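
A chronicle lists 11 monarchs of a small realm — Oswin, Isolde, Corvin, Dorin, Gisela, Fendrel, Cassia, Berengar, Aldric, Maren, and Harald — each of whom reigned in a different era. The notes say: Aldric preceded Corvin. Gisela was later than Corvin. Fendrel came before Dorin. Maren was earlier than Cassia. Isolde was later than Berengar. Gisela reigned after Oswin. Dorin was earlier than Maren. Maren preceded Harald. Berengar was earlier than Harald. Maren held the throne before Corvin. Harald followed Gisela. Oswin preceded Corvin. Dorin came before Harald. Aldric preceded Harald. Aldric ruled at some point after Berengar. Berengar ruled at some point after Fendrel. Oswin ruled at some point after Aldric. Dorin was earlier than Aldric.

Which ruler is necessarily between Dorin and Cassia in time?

Maren

Tracing the constraints gives Dorin → Maren → Cassia, so Maren sits after Dorin and before Cassia.
No other ruler is forced both after Dorin and before Cassia.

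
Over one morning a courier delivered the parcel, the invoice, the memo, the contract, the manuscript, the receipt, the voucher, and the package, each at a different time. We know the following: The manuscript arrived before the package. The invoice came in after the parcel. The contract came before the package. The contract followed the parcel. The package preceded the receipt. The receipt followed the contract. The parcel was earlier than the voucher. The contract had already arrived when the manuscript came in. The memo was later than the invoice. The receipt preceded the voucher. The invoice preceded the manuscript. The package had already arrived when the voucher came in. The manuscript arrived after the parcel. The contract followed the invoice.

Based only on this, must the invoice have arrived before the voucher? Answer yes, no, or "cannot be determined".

yes

Chain the constraints: the invoice → the manuscript → the package → the voucher. Each link is directly stated, so the invoice comes before the voucher.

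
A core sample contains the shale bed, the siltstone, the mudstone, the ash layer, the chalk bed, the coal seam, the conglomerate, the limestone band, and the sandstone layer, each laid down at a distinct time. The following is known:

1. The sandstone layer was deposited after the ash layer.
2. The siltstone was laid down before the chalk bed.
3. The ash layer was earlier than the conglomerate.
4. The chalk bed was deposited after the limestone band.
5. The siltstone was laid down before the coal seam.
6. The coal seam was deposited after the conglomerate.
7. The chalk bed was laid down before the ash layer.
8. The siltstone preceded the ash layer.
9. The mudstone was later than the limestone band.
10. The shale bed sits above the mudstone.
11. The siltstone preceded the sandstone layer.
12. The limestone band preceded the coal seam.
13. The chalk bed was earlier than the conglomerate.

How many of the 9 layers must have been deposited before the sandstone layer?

Directly stated before the sandstone layer: the ash layer and the siltstone.
The chalk bed reaches the sandstone layer via the chalk bed → the ash layer → the sandstone layer.
The limestone band reaches the sandstone layer via the limestone band → the chalk bed → the ash layer → the sandstone layer.
That's the ash layer, the chalk bed, the limestone band, and the siltstone — 4 in all.

4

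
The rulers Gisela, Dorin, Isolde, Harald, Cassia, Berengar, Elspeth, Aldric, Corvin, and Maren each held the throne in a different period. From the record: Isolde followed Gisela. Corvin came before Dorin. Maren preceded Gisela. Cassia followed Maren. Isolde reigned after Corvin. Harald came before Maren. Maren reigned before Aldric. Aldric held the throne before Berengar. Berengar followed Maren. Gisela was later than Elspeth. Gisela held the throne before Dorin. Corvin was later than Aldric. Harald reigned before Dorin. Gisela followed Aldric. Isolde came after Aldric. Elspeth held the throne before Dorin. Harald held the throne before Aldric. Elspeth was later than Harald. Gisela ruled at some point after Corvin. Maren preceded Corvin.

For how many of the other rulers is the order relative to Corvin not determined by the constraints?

Forced before Corvin: Aldric, Harald, and Maren; forced after Corvin: Dorin, Gisela, and Isolde.
That leaves Berengar, Cassia, and Elspeth with no forced order relative to Corvin — 3.

3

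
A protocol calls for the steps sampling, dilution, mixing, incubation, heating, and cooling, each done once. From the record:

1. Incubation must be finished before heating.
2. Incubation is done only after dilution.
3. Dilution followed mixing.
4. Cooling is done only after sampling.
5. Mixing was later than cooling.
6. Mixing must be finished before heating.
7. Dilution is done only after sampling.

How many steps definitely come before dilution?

Directly stated before dilution: mixing and sampling.
Cooling reaches dilution via cooling → mixing → dilution.
No chain forces incubation (or any of the others) ahead of dilution.
That's cooling, mixing, and sampling — 3 in all.

3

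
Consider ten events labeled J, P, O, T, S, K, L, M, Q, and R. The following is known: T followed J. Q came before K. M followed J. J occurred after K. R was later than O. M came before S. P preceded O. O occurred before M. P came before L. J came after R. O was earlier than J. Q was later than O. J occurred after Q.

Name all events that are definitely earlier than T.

Directly stated before T: J.
K reaches T via K → J → T.
O reaches T via O → J → T.
P reaches T via P → O → J → T.
Likewise Q and R each reach T by chaining the stated constraints.
No chain forces L (or any of the others) ahead of T.

J, K, O, P, Q, R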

★ ★ ★ ★ ★

Task directions: From the records, copy every line that has the string "done" in it.

Reply:
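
A protocol calls for the steps sampling, dilution, mixing, incubation, heating, and cooling, each done once. From the record:
2. Incubation is done only after dilution.
4. Cooling is done only after sampling.
7. Dilution is done only after sampling.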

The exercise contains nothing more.